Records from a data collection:
-- -- --
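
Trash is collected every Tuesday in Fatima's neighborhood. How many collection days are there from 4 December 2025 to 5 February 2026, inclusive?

9 Tuesdays

4 December 2025 is a Thursday.
From 4 December 2025 to 5 February 2026 is 64 days inclusive.
64 = 7 × 9 + 1, so there are 9 full weeks plus 1 extra day.
Each full week contributes one Tuesday: 9 so far.
The 1 extra day is Thursday — none qualify.
Total: 9 + 0 = 9.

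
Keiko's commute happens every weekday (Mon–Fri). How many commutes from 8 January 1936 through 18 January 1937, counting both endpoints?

8 January 1936 is a Wednesday.
The range spans 377 days (inclusive of both endpoints).
377 = 7 × 53 + 6, so there are 53 full weeks plus 6 extra days.
Each full week contributes 5 weekdays (Mon–Fri): 53 × 5 = 265.
The 6 extra days are Wednesday, Thursday, Friday, Saturday, Sunday, Monday — 4 of them qualify.
Total: 265 + 4 = 269.

269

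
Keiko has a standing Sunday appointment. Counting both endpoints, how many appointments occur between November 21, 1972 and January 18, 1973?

8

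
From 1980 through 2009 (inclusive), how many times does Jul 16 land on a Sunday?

4

Day of week of July 16 in each year:
1980: Wed, 1981: Thu, 1982: Fri, 1983: Sat, 1984: Mon, 1985: Tue, 1986: Wed, 1987: Thu, 1988: Sat, 1989: Sun ✓, 1990: Mon, 1991: Tue, 1992: Thu, 1993: Fri, 1994: Sat, 1995: Sun ✓, 1996: Tue, 1997: Wed, 1998: Thu, 1999: Fri, 2000: Sun ✓, 2001: Mon, 2002: Tue, 2003: Wed, 2004: Fri, 2005: Sat, 2006: Sun ✓, 2007: Mon, 2008: Wed, 2009: Thu
Sundays: 1989, 1995, 2000, 2006.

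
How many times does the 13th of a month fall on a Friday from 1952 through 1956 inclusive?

9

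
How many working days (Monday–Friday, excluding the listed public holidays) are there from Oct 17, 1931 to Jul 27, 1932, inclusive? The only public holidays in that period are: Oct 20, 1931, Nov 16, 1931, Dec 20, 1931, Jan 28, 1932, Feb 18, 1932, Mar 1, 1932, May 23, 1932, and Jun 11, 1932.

197 working days

Oct 17, 1931 is a Saturday.
That's 285 days from start to end, counting both.
285 = 7 × 40 + 5, so there are 40 full weeks plus 5 extra days.
Each full week contributes 5 weekdays (Mon–Fri): 40 × 5 = 200.
The 5 extra days are Saturday, Sunday, Monday, Tuesday, Wednesday — 3 of them qualify.
Total: 200 + 3 = 203.
Holidays: Oct 20, 1931 (Tue); Nov 16, 1931 (Mon); Dec 20, 1931 (Sun); Jan 28, 1932 (Thu); Feb 18, 1932 (Thu); Mar 1, 1932 (Tue); May 23, 1932 (Mon); Jun 11, 1932 (Sat).
6 of the 8 holidays fall on weekdays; the rest are weekends and were already excluded.
Business days: 203 − 6 = 197.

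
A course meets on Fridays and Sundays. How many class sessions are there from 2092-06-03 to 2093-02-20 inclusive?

2092-06-03 is a Tuesday.
From 2092-06-03 to 2093-02-20 is 263 days inclusive.
263 = 7 × 37 + 4, so there are 37 full weeks plus 4 extra days.
Each full week contributes 2 days from the set (Fri, Sun): 37 × 2 = 74.
The 4 extra days are Tuesday, Wednesday, Thursday, Friday — 1 of them qualifies.
Total: 74 + 1 = 75.

75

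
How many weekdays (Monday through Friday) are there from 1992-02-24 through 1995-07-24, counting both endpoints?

1992-02-24 is a Monday.
That's 1247 days from start to end, counting both.
1247 = 7 × 178 + 1, so there are 178 full weeks plus 1 extra day.
Each full week contributes 5 weekdays (Mon–Fri): 178 × 5 = 890.
The 1 extra day is Monday — 1 of them qualifies.
Total: 890 + 1 = 891.

891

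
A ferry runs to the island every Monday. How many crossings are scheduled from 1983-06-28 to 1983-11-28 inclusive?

22

1983-06-28 is a Tuesday.
From 1983-06-28 to 1983-11-28 is 154 days inclusive.
154 = 7 × 22, so the span is exactly 22 full weeks.
Each full week contributes one Monday: 22 so far.
Total: 22.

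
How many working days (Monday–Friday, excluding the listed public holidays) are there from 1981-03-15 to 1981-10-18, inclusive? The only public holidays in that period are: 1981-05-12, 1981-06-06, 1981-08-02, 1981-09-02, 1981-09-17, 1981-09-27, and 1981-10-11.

1981-03-15 is a Sunday.
The range spans 218 days (inclusive of both endpoints).
218 = 7 × 31 + 1, so there are 31 full weeks plus 1 extra day.
Each full week contributes 5 weekdays (Mon–Fri): 31 × 5 = 155.
The 1 extra day is Sunday — none qualify.
Total: 155 + 0 = 155.
Holidays: 1981-05-12 (Tue); 1981-06-06 (Sat); 1981-08-02 (Sun); 1981-09-02 (Wed); 1981-09-17 (Thu); 1981-09-27 (Sun); 1981-10-11 (Sun).
3 of the 7 holidays fall on weekdays; the rest are weekends and were already excluded.
Business days: 155 − 3 = 152.

152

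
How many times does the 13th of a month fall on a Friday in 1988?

1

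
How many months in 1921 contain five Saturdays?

5

A month has five Saturdays exactly when Saturday falls within its first (length − 28) days.
Jan: 31 days, starts Sat → 5 of Sat, Sun, Mon ✓
Feb: 28 days, starts Tue → 5 of (none)
Mar: 31 days, starts Tue → 5 of Tue, Wed, Thu
Apr: 30 days, starts Fri → 5 of Fri, Sat ✓
May: 31 days, starts Sun → 5 of Sun, Mon, Tue
Jun: 30 days, starts Wed → 5 of Wed, Thu
Jul: 31 days, starts Fri → 5 of Fri, Sat, Sun ✓
Aug: 31 days, starts Mon → 5 of Mon, Tue, Wed
Sep: 30 days, starts Thu → 5 of Thu, Fri
Oct: 31 days, starts Sat → 5 of Sat, Sun, Mon ✓
Nov: 30 days, starts Tue → 5 of Tue, Wed
Dec: 31 days, starts Thu → 5 of Thu, Fri, Sat ✓
Months with five Saturdays: Jan, Apr, Jul, Oct, Dec.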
-- -- --
Nothing in the records should be left out; write all of them out again exactly.

- Answer to the problem -
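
Trash is collected every Tuesday in Fatima's neighborhood. How many collection days are there from 4 December 2025 to 5 February 2026, inclusive?

9 Tuesdays

4 December 2025 is a Thursday.
From 4 December 2025 to 5 February 2026 is 64 days inclusive.
64 = 7 × 9 + 1, so there are 9 full weeks plus 1 extra day.
Each full week contributes one Tuesday: 9 so far.
The 1 extra day is Thursday — none qualify.
Total: 9 + 0 = 9.

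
Keiko's commute happens every weekday (Mon–Fri). How many commutes from 8 January 1936 through 18 January 1937, counting both endpoints?

8 January 1936 is a Wednesday.
The range spans 377 days (inclusive of both endpoints).
377 = 7 × 53 + 6, so there are 53 full weeks plus 6 extra days.
Each full week contributes 5 weekdays (Mon–Fri): 53 × 5 = 265.
The 6 extra days are Wednesday, Thursday, Friday, Saturday, Sunday, Monday — 4 of them qualify.
Total: 265 + 4 = 269.

269

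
Keiko has a standing Sunday appointment. Counting both endpoints, how many appointments occur between November 21, 1972 and January 18, 1973?

8

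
From 1980 through 2009 (inclusive), how many times does Jul 16 land on a Sunday?

4

Day of week of July 16 in each year:
1980: Wed, 1981: Thu, 1982: Fri, 1983: Sat, 1984: Mon, 1985: Tue, 1986: Wed, 1987: Thu, 1988: Sat, 1989: Sun ✓, 1990: Mon, 1991: Tue, 1992: Thu, 1993: Fri, 1994: Sat, 1995: Sun ✓, 1996: Tue, 1997: Wed, 1998: Thu, 1999: Fri, 2000: Sun ✓, 2001: Mon, 2002: Tue, 2003: Wed, 2004: Fri, 2005: Sat, 2006: Sun ✓, 2007: Mon, 2008: Wed, 2009: Thu
Sundays: 1989, 1995, 2000, 2006.

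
How many times does the 13th of a month fall on a Friday from 1952 through 1956 inclusive?

9

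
How many working days (Monday–Friday, excluding the listed public holidays) are there from Oct 17, 1931 to Jul 27, 1932, inclusive? The only public holidays in that period are: Oct 20, 1931, Nov 16, 1931, Dec 20, 1931, Jan 28, 1932, Feb 18, 1932, Mar 1, 1932, May 23, 1932, and Jun 11, 1932.

197 working days

Oct 17, 1931 is a Saturday.
That's 285 days from start to end, counting both.
285 = 7 × 40 + 5, so there are 40 full weeks plus 5 extra days.
Each full week contributes 5 weekdays (Mon–Fri): 40 × 5 = 200.
The 5 extra days are Saturday, Sunday, Monday, Tuesday, Wednesday — 3 of them qualify.
Total: 200 + 3 = 203.
Holidays: Oct 20, 1931 (Tue); Nov 16, 1931 (Mon); Dec 20, 1931 (Sun); Jan 28, 1932 (Thu); Feb 18, 1932 (Thu); Mar 1, 1932 (Tue); May 23, 1932 (Mon); Jun 11, 1932 (Sat).
6 of the 8 holidays fall on weekdays; the rest are weekends and were already excluded.
Business days: 203 − 6 = 197.

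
A course meets on Fridays and Sundays. How many class sessions are there from 2092-06-03 to 2093-02-20 inclusive?

2092-06-03 is a Tuesday.
From 2092-06-03 to 2093-02-20 is 263 days inclusive.
263 = 7 × 37 + 4, so there are 37 full weeks plus 4 extra days.
Each full week contributes 2 days from the set (Fri, Sun): 37 × 2 = 74.
The 4 extra days are Tuesday, Wednesday, Thursday, Friday — 1 of them qualifies.
Total: 74 + 1 = 75.

75

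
How many weekdays (Monday through Friday) are there from 1992-02-24 through 1995-07-24, counting both endpoints?

1992-02-24 is a Monday.
That's 1247 days from start to end, counting both.
1247 = 7 × 178 + 1, so there are 178 full weeks plus 1 extra day.
Each full week contributes 5 weekdays (Mon–Fri): 178 × 5 = 890.
The 1 extra day is Monday — 1 of them qualifies.
Total: 890 + 1 = 891.

891

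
A ferry runs to the island every Monday. How many crossings are scheduled from 1983-06-28 to 1983-11-28 inclusive?

22

1983-06-28 is a Tuesday.
From 1983-06-28 to 1983-11-28 is 154 days inclusive.
154 = 7 × 22, so the span is exactly 22 full weeks.
Each full week contributes one Monday: 22 so far.
Total: 22.

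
How many working days (Monday–Friday, excluding the listed public holidays) are there from 1981-03-15 to 1981-10-18, inclusive? The only public holidays in that period are: 1981-05-12, 1981-06-06, 1981-08-02, 1981-09-02, 1981-09-17, 1981-09-27, and 1981-10-11.

1981-03-15 is a Sunday.
The range spans 218 days (inclusive of both endpoints).
218 = 7 × 31 + 1, so there are 31 full weeks plus 1 extra day.
Each full week contributes 5 weekdays (Mon–Fri): 31 × 5 = 155.
The 1 extra day is Sunday — none qualify.
Total: 155 + 0 = 155.
Holidays: 1981-05-12 (Tue); 1981-06-06 (Sat); 1981-08-02 (Sun); 1981-09-02 (Wed); 1981-09-17 (Thu); 1981-09-27 (Sun); 1981-10-11 (Sun).
3 of the 7 holidays fall on weekdays; the rest are weekends and were already excluded.
Business days: 155 − 3 = 152.

152

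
How many times does the 13th of a month fall on a Friday in 1988?

1

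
How many months in 1921 contain five Saturdays?

5

A month has five Saturdays exactly when Saturday falls within its first (length − 28) days.
Jan: 31 days, starts Sat → 5 of Sat, Sun, Mon ✓
Feb: 28 days, starts Tue → 5 of (none)
Mar: 31 days, starts Tue → 5 of Tue, Wed, Thu
Apr: 30 days, starts Fri → 5 of Fri, Sat ✓
May: 31 days, starts Sun → 5 of Sun, Mon, Tue
Jun: 30 days, starts Wed → 5 of Wed, Thu
Jul: 31 days, starts Fri → 5 of Fri, Sat, Sun ✓
Aug: 31 days, starts Mon → 5 of Mon, Tue, Wed
Sep: 30 days, starts Thu → 5 of Thu, Fri
Oct: 31 days, starts Sat → 5 of Sat, Sun, Mon ✓
Nov: 30 days, starts Tue → 5 of Tue, Wed
Dec: 31 days, starts Thu → 5 of Thu, Fri, Sat ✓
Months with five Saturdays: Jan, Apr, Jul, Oct, Dec.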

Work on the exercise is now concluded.